TASK TO COMPLETE: Taking the line that contains "H(s) = 1 / (s + 765)" as the starting point, give again exactly every line up to and including the last line of the records below.

RECORDS FOR THE EXERCISE:

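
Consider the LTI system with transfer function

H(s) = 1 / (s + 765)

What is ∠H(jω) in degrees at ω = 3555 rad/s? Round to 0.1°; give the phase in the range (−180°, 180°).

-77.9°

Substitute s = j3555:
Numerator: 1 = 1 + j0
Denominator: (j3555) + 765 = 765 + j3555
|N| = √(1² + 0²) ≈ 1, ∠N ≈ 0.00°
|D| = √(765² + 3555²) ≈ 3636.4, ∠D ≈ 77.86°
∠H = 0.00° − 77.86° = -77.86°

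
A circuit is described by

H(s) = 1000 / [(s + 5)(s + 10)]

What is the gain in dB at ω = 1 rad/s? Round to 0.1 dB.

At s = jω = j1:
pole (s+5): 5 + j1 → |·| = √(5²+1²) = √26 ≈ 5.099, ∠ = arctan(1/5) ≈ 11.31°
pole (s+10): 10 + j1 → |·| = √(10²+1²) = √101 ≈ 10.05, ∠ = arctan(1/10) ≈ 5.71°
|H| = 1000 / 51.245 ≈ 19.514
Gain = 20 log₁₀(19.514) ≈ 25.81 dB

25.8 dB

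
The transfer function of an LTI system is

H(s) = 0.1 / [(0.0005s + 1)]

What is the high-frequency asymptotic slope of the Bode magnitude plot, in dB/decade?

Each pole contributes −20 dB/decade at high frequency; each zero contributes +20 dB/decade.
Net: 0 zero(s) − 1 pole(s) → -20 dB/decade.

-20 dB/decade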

ANSWER:
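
H(s) = 1 / (s + 765)

What is ∠H(jω) in degrees at ω = 3555 rad/s? Round to 0.1°; give the phase in the range (−180°, 180°).

-77.9°

Substitute s = j3555:
Numerator: 1 = 1 + j0
Denominator: (j3555) + 765 = 765 + j3555
|N| = √(1² + 0²) ≈ 1, ∠N ≈ 0.00°
|D| = √(765² + 3555²) ≈ 3636.4, ∠D ≈ 77.86°
∠H = 0.00° − 77.86° = -77.86°

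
A circuit is described by

H(s) = 1000 / [(s + 5)(s + 10)]

What is the gain in dB at ω = 1 rad/s? Round to 0.1 dB.

At s = jω = j1:
pole (s+5): 5 + j1 → |·| = √(5²+1²) = √26 ≈ 5.099, ∠ = arctan(1/5) ≈ 11.31°
pole (s+10): 10 + j1 → |·| = √(10²+1²) = √101 ≈ 10.05, ∠ = arctan(1/10) ≈ 5.71°
|H| = 1000 / 51.245 ≈ 19.514
Gain = 20 log₁₀(19.514) ≈ 25.81 dB

25.8 dB

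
The transfer function of an LTI system is

H(s) = 0.1 / [(0.0005s + 1)]

What is the high-frequency asymptotic slope of the Bode magnitude plot, in dB/decade?

Each pole contributes −20 dB/decade at high frequency; each zero contributes +20 dB/decade.
Net: 0 zero(s) − 1 pole(s) → -20 dB/decade.

-20 dB/decade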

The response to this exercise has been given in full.